_Stored data_
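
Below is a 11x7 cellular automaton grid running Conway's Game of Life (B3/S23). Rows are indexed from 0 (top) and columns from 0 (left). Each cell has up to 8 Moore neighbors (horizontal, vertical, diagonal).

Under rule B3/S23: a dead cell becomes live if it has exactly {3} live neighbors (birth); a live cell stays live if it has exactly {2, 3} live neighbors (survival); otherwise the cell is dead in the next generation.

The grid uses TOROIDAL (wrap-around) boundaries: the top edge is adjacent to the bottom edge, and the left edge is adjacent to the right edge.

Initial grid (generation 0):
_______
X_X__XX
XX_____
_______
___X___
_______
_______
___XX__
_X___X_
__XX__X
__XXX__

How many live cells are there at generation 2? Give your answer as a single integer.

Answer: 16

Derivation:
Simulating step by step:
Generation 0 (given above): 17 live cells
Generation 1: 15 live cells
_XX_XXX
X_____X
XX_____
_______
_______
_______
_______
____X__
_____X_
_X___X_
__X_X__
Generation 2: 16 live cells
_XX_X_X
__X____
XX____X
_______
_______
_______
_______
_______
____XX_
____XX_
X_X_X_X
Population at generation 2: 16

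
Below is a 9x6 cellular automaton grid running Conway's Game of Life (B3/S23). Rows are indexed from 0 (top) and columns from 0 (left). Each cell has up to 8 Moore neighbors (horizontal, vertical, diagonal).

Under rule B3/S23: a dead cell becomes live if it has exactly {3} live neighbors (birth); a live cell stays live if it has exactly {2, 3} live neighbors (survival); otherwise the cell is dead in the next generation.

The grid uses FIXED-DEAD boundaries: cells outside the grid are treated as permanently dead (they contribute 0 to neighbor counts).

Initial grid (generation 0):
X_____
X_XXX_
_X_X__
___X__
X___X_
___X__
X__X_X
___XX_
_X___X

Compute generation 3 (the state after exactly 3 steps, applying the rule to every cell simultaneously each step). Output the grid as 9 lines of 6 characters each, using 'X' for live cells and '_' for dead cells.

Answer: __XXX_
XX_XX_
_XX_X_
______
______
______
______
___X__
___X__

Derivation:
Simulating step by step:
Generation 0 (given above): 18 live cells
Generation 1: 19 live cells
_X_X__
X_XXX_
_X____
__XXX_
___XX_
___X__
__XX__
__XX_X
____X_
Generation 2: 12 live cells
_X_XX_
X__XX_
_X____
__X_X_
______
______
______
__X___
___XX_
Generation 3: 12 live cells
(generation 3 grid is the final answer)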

...

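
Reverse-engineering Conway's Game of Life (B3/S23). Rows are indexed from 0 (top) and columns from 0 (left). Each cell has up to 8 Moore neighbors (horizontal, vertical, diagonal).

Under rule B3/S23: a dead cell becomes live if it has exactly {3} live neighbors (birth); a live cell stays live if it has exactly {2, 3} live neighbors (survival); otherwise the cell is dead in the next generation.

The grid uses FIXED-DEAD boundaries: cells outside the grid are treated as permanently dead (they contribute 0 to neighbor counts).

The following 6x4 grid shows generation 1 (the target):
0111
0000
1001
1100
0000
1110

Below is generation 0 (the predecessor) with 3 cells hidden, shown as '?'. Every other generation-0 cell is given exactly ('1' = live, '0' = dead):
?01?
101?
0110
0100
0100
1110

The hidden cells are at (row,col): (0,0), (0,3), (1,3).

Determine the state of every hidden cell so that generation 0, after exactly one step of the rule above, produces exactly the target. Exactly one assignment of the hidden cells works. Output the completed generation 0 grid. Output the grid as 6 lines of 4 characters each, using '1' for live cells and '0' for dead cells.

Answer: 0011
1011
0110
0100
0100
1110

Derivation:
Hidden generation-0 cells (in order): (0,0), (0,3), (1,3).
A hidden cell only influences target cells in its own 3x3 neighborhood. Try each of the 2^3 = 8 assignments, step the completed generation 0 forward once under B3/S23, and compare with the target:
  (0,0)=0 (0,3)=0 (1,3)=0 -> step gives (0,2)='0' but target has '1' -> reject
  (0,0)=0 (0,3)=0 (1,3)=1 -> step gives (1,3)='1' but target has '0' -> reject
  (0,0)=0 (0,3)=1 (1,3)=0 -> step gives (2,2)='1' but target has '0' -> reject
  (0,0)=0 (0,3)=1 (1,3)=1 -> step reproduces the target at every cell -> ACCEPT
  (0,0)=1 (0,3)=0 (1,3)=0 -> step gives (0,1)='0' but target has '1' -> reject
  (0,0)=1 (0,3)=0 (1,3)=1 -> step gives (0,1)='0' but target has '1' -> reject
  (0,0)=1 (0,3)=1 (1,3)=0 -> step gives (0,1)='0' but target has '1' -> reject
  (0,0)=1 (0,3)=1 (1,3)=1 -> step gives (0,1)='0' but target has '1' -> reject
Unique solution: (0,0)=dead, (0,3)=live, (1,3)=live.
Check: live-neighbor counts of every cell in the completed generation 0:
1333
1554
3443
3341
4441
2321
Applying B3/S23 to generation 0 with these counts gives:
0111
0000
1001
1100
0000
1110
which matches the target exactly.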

_Exercise details_
From the records above, reproduce exactly the lines from the one with "Below is a 11x7" to the one with "The grid uses TOROIDAL", both included, and no others.

_Answer space_
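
Below is a 11x7 cellular automaton grid running Conway's Game of Life (B3/S23). Rows are indexed from 0 (top) and columns from 0 (left). Each cell has up to 8 Moore neighbors (horizontal, vertical, diagonal).

Under rule B3/S23: a dead cell becomes live if it has exactly {3} live neighbors (birth); a live cell stays live if it has exactly {2, 3} live neighbors (survival); otherwise the cell is dead in the next generation.

The grid uses TOROIDAL (wrap-around) boundaries: the top edge is adjacent to the bottom edge, and the left edge is adjacent to the right edge.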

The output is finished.